▸ Task
Starting with the line that contains "Let Q = 33." and stopping after the line that contains "Answer: -39420/31 ≈ -1271.6", copy the entries below exactly. Include nothing else.

◆ ◆ ◆ ◆ ◆ ◆ ◆

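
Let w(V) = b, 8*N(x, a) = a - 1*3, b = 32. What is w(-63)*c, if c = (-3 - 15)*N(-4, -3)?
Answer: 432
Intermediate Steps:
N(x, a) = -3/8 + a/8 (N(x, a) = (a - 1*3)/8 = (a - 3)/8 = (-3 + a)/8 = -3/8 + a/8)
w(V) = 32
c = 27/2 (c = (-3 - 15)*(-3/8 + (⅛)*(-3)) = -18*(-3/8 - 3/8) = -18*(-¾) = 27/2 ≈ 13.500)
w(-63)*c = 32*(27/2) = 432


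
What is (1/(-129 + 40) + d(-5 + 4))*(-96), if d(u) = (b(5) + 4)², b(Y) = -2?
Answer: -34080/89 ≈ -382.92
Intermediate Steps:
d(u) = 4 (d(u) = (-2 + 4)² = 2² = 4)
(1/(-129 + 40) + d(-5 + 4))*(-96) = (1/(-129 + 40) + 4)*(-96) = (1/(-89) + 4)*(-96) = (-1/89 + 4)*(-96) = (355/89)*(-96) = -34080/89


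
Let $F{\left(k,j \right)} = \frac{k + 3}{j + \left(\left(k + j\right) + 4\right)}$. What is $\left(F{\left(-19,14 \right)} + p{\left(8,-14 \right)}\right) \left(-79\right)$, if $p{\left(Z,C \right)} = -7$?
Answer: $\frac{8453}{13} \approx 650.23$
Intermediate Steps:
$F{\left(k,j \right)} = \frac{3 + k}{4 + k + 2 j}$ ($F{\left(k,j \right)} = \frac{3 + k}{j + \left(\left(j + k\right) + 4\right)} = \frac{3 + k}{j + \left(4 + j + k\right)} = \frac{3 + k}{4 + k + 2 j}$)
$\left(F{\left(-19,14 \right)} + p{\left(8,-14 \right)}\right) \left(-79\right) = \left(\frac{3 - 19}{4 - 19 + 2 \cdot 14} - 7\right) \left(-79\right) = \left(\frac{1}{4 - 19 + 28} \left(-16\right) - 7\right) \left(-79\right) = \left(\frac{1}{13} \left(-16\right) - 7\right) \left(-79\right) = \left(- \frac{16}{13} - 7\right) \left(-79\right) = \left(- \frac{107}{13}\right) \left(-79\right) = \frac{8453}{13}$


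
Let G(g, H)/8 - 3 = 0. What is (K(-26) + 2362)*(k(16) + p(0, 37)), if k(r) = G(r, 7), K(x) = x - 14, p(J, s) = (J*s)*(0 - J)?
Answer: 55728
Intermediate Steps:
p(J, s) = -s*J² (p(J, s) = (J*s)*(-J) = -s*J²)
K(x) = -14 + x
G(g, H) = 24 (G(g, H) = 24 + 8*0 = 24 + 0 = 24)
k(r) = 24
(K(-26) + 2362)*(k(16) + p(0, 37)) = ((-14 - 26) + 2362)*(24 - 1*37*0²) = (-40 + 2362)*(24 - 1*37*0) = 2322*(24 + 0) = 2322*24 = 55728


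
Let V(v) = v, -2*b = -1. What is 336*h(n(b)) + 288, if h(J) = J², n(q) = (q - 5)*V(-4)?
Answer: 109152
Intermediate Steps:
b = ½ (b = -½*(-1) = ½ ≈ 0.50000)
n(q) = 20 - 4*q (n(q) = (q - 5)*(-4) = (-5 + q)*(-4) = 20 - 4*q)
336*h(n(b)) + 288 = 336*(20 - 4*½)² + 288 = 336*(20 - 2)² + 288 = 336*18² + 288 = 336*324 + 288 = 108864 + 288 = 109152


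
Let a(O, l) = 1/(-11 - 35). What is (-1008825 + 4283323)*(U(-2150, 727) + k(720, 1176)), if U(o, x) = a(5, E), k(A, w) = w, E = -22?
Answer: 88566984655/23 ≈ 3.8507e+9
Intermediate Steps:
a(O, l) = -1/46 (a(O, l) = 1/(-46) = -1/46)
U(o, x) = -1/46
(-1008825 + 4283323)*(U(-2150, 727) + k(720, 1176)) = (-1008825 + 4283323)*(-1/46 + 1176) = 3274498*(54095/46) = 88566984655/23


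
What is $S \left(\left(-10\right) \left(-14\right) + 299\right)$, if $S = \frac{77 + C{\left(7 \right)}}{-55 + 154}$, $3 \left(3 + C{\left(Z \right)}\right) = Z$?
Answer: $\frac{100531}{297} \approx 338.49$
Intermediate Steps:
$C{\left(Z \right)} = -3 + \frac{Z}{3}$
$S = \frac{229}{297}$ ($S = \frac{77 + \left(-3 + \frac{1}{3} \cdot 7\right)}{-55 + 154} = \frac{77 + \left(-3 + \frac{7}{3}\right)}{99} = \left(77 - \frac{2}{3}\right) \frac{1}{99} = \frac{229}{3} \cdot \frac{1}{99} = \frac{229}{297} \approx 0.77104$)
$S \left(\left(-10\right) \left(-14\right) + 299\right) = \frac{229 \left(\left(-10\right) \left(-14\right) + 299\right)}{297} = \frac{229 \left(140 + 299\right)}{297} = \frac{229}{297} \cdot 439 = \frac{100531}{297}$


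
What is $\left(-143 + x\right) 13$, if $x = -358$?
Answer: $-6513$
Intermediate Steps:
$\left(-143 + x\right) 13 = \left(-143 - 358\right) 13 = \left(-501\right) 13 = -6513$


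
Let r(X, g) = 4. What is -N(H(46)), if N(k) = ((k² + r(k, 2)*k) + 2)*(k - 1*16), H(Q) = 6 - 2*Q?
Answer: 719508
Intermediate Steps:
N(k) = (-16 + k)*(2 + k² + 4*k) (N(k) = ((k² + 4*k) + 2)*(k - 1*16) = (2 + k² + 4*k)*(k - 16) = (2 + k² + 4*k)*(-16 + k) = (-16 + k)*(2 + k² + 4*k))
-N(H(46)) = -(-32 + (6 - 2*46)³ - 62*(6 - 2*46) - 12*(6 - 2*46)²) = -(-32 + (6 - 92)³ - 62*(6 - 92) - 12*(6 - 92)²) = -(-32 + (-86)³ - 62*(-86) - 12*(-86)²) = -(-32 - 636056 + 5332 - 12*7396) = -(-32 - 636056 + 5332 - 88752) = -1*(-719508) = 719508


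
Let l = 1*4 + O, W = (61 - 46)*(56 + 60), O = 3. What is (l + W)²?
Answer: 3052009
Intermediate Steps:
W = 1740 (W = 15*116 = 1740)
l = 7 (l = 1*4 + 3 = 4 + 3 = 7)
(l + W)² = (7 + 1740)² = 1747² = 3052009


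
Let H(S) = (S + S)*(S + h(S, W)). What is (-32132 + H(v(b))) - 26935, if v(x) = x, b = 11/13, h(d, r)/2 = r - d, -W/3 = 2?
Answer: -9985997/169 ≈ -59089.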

◆ ◆ ◆ ◆ ◆ ◆ ◆

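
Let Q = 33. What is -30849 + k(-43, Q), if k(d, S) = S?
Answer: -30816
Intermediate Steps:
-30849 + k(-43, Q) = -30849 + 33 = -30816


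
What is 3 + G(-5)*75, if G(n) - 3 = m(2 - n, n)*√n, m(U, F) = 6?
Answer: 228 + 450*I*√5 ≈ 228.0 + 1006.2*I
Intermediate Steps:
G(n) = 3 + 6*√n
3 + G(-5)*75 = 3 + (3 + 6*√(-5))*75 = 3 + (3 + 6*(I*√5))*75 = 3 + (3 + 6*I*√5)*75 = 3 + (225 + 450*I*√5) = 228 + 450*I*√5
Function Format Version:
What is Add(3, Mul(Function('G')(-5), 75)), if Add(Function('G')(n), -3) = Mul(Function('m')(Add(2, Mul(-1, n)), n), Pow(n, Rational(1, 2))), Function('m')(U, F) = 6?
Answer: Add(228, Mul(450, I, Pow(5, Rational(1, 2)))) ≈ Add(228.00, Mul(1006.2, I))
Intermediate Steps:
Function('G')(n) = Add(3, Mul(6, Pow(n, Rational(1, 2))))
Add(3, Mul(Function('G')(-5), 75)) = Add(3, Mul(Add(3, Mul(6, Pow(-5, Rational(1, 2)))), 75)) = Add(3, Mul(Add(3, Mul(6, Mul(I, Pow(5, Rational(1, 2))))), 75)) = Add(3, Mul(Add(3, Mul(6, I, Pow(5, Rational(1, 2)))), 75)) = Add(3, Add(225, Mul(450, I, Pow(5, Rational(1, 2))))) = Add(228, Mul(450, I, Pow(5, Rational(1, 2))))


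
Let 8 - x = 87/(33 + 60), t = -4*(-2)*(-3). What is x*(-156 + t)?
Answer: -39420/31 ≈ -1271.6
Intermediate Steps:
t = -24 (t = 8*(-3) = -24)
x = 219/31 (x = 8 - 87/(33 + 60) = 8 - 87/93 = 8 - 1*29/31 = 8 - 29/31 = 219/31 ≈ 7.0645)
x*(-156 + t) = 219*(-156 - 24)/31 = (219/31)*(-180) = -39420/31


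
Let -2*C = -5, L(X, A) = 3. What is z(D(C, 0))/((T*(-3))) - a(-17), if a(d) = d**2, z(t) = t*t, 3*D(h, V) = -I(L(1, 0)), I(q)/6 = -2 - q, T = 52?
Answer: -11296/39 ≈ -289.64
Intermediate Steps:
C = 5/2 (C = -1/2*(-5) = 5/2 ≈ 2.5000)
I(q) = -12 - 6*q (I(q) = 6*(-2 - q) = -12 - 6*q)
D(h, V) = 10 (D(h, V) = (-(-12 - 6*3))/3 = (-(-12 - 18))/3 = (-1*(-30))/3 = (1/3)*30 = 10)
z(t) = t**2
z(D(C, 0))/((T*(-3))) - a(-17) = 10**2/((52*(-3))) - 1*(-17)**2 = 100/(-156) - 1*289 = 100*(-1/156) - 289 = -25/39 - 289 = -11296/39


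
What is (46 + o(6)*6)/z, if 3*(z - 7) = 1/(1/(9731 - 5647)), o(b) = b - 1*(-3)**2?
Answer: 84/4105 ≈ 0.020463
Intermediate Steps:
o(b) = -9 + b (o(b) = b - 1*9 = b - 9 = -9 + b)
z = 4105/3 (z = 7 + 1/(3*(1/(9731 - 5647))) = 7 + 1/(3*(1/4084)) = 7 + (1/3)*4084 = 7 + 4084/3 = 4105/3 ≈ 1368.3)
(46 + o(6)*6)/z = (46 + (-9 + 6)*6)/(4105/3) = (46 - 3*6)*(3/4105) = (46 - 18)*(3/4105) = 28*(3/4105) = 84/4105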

◆ ◆ ◆ ◆ ◆ ◆ ◆

▸ Written solution
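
Let Q = 33. What is -30849 + k(-43, Q), if k(d, S) = S?
Answer: -30816
Intermediate Steps:
-30849 + k(-43, Q) = -30849 + 33 = -30816


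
What is 3 + G(-5)*75, if G(n) - 3 = m(2 - n, n)*√n, m(U, F) = 6?
Answer: 228 + 450*I*√5 ≈ 228.0 + 1006.2*I
Intermediate Steps:
G(n) = 3 + 6*√n
3 + G(-5)*75 = 3 + (3 + 6*√(-5))*75 = 3 + (3 + 6*(I*√5))*75 = 3 + (3 + 6*I*√5)*75 = 3 + (225 + 450*I*√5) = 228 + 450*I*√5
Function Format Version:
What is Add(3, Mul(Function('G')(-5), 75)), if Add(Function('G')(n), -3) = Mul(Function('m')(Add(2, Mul(-1, n)), n), Pow(n, Rational(1, 2))), Function('m')(U, F) = 6?
Answer: Add(228, Mul(450, I, Pow(5, Rational(1, 2)))) ≈ Add(228.00, Mul(1006.2, I))
Intermediate Steps:
Function('G')(n) = Add(3, Mul(6, Pow(n, Rational(1, 2))))
Add(3, Mul(Function('G')(-5), 75)) = Add(3, Mul(Add(3, Mul(6, Pow(-5, Rational(1, 2)))), 75)) = Add(3, Mul(Add(3, Mul(6, Mul(I, Pow(5, Rational(1, 2))))), 75)) = Add(3, Mul(Add(3, Mul(6, I, Pow(5, Rational(1, 2)))), 75)) = Add(3, Add(225, Mul(450, I, Pow(5, Rational(1, 2))))) = Add(228, Mul(450, I, Pow(5, Rational(1, 2))))


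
Let 8 - x = 87/(33 + 60), t = -4*(-2)*(-3). What is x*(-156 + t)?
Answer: -39420/31 ≈ -1271.6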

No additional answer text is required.